(INFORMATION begins)
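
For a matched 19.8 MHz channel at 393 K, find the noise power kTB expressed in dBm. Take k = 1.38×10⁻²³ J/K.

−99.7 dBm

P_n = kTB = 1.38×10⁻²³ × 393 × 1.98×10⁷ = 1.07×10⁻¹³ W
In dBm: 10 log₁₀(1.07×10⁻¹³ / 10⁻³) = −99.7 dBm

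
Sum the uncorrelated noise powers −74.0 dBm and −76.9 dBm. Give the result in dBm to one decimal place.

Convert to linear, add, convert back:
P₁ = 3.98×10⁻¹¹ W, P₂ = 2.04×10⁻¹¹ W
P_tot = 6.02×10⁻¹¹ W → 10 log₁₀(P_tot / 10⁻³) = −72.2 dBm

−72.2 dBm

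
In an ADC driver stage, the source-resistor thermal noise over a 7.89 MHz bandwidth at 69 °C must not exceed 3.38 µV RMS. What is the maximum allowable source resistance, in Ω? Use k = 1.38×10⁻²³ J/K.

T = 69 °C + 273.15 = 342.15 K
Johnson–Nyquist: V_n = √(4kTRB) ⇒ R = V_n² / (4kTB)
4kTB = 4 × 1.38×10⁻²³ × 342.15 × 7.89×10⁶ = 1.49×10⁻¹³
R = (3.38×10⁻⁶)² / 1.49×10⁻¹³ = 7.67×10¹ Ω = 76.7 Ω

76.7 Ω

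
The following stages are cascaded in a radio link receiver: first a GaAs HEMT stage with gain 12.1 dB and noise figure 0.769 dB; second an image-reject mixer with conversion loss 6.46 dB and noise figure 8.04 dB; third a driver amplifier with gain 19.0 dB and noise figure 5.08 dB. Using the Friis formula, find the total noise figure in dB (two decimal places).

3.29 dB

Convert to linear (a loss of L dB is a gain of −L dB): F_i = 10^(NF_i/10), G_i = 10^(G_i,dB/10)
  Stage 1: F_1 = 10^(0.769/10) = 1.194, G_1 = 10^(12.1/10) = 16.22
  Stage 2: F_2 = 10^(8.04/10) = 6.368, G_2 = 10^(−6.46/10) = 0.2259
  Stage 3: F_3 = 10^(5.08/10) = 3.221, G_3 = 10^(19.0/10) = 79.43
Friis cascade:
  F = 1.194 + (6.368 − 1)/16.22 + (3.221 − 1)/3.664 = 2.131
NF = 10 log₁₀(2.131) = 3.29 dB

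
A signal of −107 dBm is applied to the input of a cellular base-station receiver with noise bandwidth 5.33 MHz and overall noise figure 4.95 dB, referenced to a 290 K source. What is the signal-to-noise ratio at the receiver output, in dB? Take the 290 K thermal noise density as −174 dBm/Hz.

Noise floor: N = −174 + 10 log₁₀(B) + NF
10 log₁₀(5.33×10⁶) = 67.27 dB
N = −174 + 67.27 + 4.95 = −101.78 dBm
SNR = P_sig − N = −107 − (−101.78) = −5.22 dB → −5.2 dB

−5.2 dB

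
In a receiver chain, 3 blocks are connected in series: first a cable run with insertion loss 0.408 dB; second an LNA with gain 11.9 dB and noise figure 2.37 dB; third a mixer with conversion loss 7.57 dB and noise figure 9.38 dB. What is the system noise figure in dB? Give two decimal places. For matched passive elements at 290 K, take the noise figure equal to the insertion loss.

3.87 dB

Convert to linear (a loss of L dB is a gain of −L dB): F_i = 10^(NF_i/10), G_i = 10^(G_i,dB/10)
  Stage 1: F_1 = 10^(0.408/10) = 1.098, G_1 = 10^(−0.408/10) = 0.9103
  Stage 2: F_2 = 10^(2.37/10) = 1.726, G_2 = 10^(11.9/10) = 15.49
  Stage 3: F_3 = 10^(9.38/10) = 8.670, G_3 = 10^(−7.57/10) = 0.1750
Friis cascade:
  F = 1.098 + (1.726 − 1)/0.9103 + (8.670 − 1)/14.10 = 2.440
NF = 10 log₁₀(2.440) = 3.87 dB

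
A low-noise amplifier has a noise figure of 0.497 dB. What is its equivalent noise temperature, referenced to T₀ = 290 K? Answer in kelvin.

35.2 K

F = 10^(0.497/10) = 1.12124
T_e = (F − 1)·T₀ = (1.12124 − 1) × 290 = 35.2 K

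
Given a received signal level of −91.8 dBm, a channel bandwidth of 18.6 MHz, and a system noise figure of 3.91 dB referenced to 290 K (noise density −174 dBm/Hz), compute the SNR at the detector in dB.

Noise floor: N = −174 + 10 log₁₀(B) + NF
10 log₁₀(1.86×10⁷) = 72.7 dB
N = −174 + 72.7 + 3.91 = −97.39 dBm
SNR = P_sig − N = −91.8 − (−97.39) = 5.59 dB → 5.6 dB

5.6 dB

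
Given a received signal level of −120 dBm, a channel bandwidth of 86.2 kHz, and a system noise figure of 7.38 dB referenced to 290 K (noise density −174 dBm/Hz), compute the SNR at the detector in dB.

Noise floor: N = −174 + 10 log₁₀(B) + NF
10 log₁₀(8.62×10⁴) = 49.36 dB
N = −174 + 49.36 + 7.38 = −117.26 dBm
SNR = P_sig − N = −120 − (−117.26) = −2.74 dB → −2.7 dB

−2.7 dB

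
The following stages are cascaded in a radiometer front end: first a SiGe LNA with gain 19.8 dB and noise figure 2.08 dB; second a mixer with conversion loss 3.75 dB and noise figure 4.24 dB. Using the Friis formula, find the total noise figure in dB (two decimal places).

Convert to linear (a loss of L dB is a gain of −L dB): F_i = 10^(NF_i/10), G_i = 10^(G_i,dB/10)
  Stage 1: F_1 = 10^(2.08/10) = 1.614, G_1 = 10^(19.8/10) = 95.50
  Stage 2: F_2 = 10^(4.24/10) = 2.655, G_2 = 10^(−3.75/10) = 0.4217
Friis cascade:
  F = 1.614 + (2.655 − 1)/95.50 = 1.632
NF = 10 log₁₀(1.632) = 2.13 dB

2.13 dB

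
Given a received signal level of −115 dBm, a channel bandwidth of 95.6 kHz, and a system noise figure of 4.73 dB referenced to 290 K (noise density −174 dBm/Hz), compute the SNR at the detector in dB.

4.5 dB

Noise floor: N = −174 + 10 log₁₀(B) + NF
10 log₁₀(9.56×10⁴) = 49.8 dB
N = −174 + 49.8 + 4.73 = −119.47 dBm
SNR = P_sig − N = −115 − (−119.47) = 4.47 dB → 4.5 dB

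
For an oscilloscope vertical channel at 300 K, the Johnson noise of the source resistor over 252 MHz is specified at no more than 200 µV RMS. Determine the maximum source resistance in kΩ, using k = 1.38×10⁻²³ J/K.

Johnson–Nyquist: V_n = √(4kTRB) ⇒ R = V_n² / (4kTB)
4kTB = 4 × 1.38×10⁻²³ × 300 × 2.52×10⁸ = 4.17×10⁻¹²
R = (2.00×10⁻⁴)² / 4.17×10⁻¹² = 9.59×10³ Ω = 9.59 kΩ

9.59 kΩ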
(INFORMATION ends)
* _WHAT THE EXERCISE ASKS_: Go through the listing and copy each line exactly.

* _OUTPUT FOR THIS TASK_:
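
For a matched 19.8 MHz channel at 393 K, find the noise power kTB expressed in dBm. Take k = 1.38×10⁻²³ J/K.

−99.7 dBm

P_n = kTB = 1.38×10⁻²³ × 393 × 1.98×10⁷ = 1.07×10⁻¹³ W
In dBm: 10 log₁₀(1.07×10⁻¹³ / 10⁻³) = −99.7 dBm

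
Sum the uncorrelated noise powers −74.0 dBm and −76.9 dBm. Give the result in dBm to one decimal place.

Convert to linear, add, convert back:
P₁ = 3.98×10⁻¹¹ W, P₂ = 2.04×10⁻¹¹ W
P_tot = 6.02×10⁻¹¹ W → 10 log₁₀(P_tot / 10⁻³) = −72.2 dBm

−72.2 dBm

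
In an ADC driver stage, the source-resistor thermal noise over a 7.89 MHz bandwidth at 69 °C must not exceed 3.38 µV RMS. What is the maximum allowable source resistance, in Ω? Use k = 1.38×10⁻²³ J/K.

T = 69 °C + 273.15 = 342.15 K
Johnson–Nyquist: V_n = √(4kTRB) ⇒ R = V_n² / (4kTB)
4kTB = 4 × 1.38×10⁻²³ × 342.15 × 7.89×10⁶ = 1.49×10⁻¹³
R = (3.38×10⁻⁶)² / 1.49×10⁻¹³ = 7.67×10¹ Ω = 76.7 Ω

76.7 Ω

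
The following stages are cascaded in a radio link receiver: first a GaAs HEMT stage with gain 12.1 dB and noise figure 0.769 dB; second an image-reject mixer with conversion loss 6.46 dB and noise figure 8.04 dB; third a driver amplifier with gain 19.0 dB and noise figure 5.08 dB. Using the Friis formula, find the total noise figure in dB (two decimal places).

3.29 dB

Convert to linear (a loss of L dB is a gain of −L dB): F_i = 10^(NF_i/10), G_i = 10^(G_i,dB/10)
  Stage 1: F_1 = 10^(0.769/10) = 1.194, G_1 = 10^(12.1/10) = 16.22
  Stage 2: F_2 = 10^(8.04/10) = 6.368, G_2 = 10^(−6.46/10) = 0.2259
  Stage 3: F_3 = 10^(5.08/10) = 3.221, G_3 = 10^(19.0/10) = 79.43
Friis cascade:
  F = 1.194 + (6.368 − 1)/16.22 + (3.221 − 1)/3.664 = 2.131
NF = 10 log₁₀(2.131) = 3.29 dB

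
A signal of −107 dBm is applied to the input of a cellular base-station receiver with noise bandwidth 5.33 MHz and overall noise figure 4.95 dB, referenced to a 290 K source. What is the signal-to-noise ratio at the receiver output, in dB? Take the 290 K thermal noise density as −174 dBm/Hz.

Noise floor: N = −174 + 10 log₁₀(B) + NF
10 log₁₀(5.33×10⁶) = 67.27 dB
N = −174 + 67.27 + 4.95 = −101.78 dBm
SNR = P_sig − N = −107 − (−101.78) = −5.22 dB → −5.2 dB

−5.2 dB

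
In a receiver chain, 3 blocks are connected in series: first a cable run with insertion loss 0.408 dB; second an LNA with gain 11.9 dB and noise figure 2.37 dB; third a mixer with conversion loss 7.57 dB and noise figure 9.38 dB. What is the system noise figure in dB? Give two decimal places. For matched passive elements at 290 K, take the noise figure equal to the insertion loss.

3.87 dB

Convert to linear (a loss of L dB is a gain of −L dB): F_i = 10^(NF_i/10), G_i = 10^(G_i,dB/10)
  Stage 1: F_1 = 10^(0.408/10) = 1.098, G_1 = 10^(−0.408/10) = 0.9103
  Stage 2: F_2 = 10^(2.37/10) = 1.726, G_2 = 10^(11.9/10) = 15.49
  Stage 3: F_3 = 10^(9.38/10) = 8.670, G_3 = 10^(−7.57/10) = 0.1750
Friis cascade:
  F = 1.098 + (1.726 − 1)/0.9103 + (8.670 − 1)/14.10 = 2.440
NF = 10 log₁₀(2.440) = 3.87 dB

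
A low-noise amplifier has a noise figure of 0.497 dB. What is its equivalent noise temperature, referenced to T₀ = 290 K? Answer in kelvin.

35.2 K

F = 10^(0.497/10) = 1.12124
T_e = (F − 1)·T₀ = (1.12124 − 1) × 290 = 35.2 K

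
Given a received signal level of −91.8 dBm, a channel bandwidth of 18.6 MHz, and a system noise figure of 3.91 dB referenced to 290 K (noise density −174 dBm/Hz), compute the SNR at the detector in dB.

Noise floor: N = −174 + 10 log₁₀(B) + NF
10 log₁₀(1.86×10⁷) = 72.7 dB
N = −174 + 72.7 + 3.91 = −97.39 dBm
SNR = P_sig − N = −91.8 − (−97.39) = 5.59 dB → 5.6 dB

5.6 dB

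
Given a received signal level of −120 dBm, a channel bandwidth of 86.2 kHz, and a system noise figure of 7.38 dB referenced to 290 K (noise density −174 dBm/Hz), compute the SNR at the detector in dB.

Noise floor: N = −174 + 10 log₁₀(B) + NF
10 log₁₀(8.62×10⁴) = 49.36 dB
N = −174 + 49.36 + 7.38 = −117.26 dBm
SNR = P_sig − N = −120 − (−117.26) = −2.74 dB → −2.7 dB

−2.7 dB

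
The following stages are cascaded in a radiometer front end: first a SiGe LNA with gain 19.8 dB and noise figure 2.08 dB; second a mixer with conversion loss 3.75 dB and noise figure 4.24 dB. Using the Friis formula, find the total noise figure in dB (two decimal places).

Convert to linear (a loss of L dB is a gain of −L dB): F_i = 10^(NF_i/10), G_i = 10^(G_i,dB/10)
  Stage 1: F_1 = 10^(2.08/10) = 1.614, G_1 = 10^(19.8/10) = 95.50
  Stage 2: F_2 = 10^(4.24/10) = 2.655, G_2 = 10^(−3.75/10) = 0.4217
Friis cascade:
  F = 1.614 + (2.655 − 1)/95.50 = 1.632
NF = 10 log₁₀(1.632) = 2.13 dB

2.13 dB

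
Given a received signal level of −115 dBm, a channel bandwidth of 95.6 kHz, and a system noise figure of 4.73 dB referenced to 290 K (noise density −174 dBm/Hz), compute the SNR at the detector in dB.

4.5 dB

Noise floor: N = −174 + 10 log₁₀(B) + NF
10 log₁₀(9.56×10⁴) = 49.8 dB
N = −174 + 49.8 + 4.73 = −119.47 dBm
SNR = P_sig − N = −115 − (−119.47) = 4.47 dB → 4.5 dB

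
For an oscilloscope vertical channel at 300 K, the Johnson noise of the source resistor over 252 MHz is specified at no more than 200 µV RMS. Determine the maximum source resistance in kΩ, using k = 1.38×10⁻²³ J/K.

Johnson–Nyquist: V_n = √(4kTRB) ⇒ R = V_n² / (4kTB)
4kTB = 4 × 1.38×10⁻²³ × 300 × 2.52×10⁸ = 4.17×10⁻¹²
R = (2.00×10⁻⁴)² / 4.17×10⁻¹² = 9.59×10³ Ω = 9.59 kΩ

9.59 kΩ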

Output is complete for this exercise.